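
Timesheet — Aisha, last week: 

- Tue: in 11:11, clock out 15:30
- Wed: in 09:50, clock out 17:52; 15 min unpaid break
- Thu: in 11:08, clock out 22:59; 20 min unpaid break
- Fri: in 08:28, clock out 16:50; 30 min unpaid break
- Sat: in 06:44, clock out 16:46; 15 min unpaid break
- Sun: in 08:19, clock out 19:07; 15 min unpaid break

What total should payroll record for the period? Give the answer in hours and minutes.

Tue: 11:11–15:30 = 4 h 19 min
Wed: 09:50–17:52 = 8 h 2 min; less 15 min break → 7 h 47 min
Thu: 11:08–22:59 = 11 h 51 min; less 20 min break → 11 h 31 min
Fri: 08:28–16:50 = 8 h 22 min; less 30 min break → 7 h 52 min
Sat: 06:44–16:46 = 10 h 2 min; less 15 min break → 9 h 47 min
Sun: 08:19–19:07 = 10 h 48 min; less 15 min break → 10 h 33 min
Total: 4 h 19 min + 7 h 47 min + 11 h 31 min + 7 h 52 min + 9 h 47 min + 10 h 33 min = 51 h 49 min.

51 h 49 min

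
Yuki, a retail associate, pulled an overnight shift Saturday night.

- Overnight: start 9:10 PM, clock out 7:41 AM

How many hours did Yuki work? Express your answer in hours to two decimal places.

10.52 hours

Overnight: 9:10 PM → midnight = 2 h 50 min; midnight → 7:41 AM = 7 h 41 min; span 10 h 31 min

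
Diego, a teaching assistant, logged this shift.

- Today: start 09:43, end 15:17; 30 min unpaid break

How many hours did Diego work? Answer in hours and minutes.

Today: 09:43–15:17 = 5 h 34 min; less 30 min break → 5 h 4 min

5 h 4 min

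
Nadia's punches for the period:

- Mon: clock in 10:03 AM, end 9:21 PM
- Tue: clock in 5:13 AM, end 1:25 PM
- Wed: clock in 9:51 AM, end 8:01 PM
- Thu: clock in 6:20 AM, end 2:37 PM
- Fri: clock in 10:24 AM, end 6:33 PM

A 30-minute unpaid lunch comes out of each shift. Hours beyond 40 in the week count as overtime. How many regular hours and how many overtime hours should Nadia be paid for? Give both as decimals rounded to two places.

Mon: 10:03 AM–9:21 PM = 11 h 18 min; less 30 min break → 10 h 48 min
Tue: 5:13 AM–1:25 PM = 8 h 12 min; less 30 min break → 7 h 42 min
Wed: 9:51 AM–8:01 PM = 10 h 10 min; less 30 min break → 9 h 40 min
Thu: 6:20 AM–2:37 PM = 8 h 17 min; less 30 min break → 7 h 47 min
Fri: 10:24 AM–6:33 PM = 8 h 9 min; less 30 min break → 7 h 39 min
Total worked: 43 h 36 min = 43.60 h.
Threshold 40 h → overtime 3 h 36 min, regular 40 h 0 min.

Regular 40.00 hours, overtime 3.60 hours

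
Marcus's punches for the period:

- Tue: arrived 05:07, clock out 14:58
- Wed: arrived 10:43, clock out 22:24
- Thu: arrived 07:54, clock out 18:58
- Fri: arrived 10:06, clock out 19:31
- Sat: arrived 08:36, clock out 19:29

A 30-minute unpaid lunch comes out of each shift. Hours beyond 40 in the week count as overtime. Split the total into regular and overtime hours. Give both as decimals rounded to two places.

Tue: 05:07–14:58 = 9 h 51 min; less 30 min break → 9 h 21 min
Wed: 10:43–22:24 = 11 h 41 min; less 30 min break → 11 h 11 min
Thu: 07:54–18:58 = 11 h 4 min; less 30 min break → 10 h 34 min
Fri: 10:06–19:31 = 9 h 25 min; less 30 min break → 8 h 55 min
Sat: 08:36–19:29 = 10 h 53 min; less 30 min break → 10 h 23 min
Total worked: 50 h 24 min = 50.40 h.
Threshold 40 h → overtime 10 h 24 min, regular 40 h 0 min.

Regular 40.00 hours, overtime 10.40 hours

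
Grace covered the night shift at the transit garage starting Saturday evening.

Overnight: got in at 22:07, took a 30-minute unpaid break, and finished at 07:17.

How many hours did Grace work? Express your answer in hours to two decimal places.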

----

- [Directions for this task]: As listed above, the lines from the line with "- Sat: in 06:44, clock" to the line with "- Overnight: start 9:10 PM, clock out 7:41 AM" are to be echoed exactly, with both ends included and nothing added.

- [Output for this exercise]:
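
- Sat: in 06:44, clock out 16:46; 15 min unpaid break
- Sun: in 08:19, clock out 19:07; 15 min unpaid break

What total should payroll record for the period? Give the answer in hours and minutes.

Tue: 11:11–15:30 = 4 h 19 min
Wed: 09:50–17:52 = 8 h 2 min; less 15 min break → 7 h 47 min
Thu: 11:08–22:59 = 11 h 51 min; less 20 min break → 11 h 31 min
Fri: 08:28–16:50 = 8 h 22 min; less 30 min break → 7 h 52 min
Sat: 06:44–16:46 = 10 h 2 min; less 15 min break → 9 h 47 min
Sun: 08:19–19:07 = 10 h 48 min; less 15 min break → 10 h 33 min
Total: 4 h 19 min + 7 h 47 min + 11 h 31 min + 7 h 52 min + 9 h 47 min + 10 h 33 min = 51 h 49 min.

51 h 49 min

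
Yuki, a retail associate, pulled an overnight shift Saturday night.

- Overnight: start 9:10 PM, clock out 7:41 AM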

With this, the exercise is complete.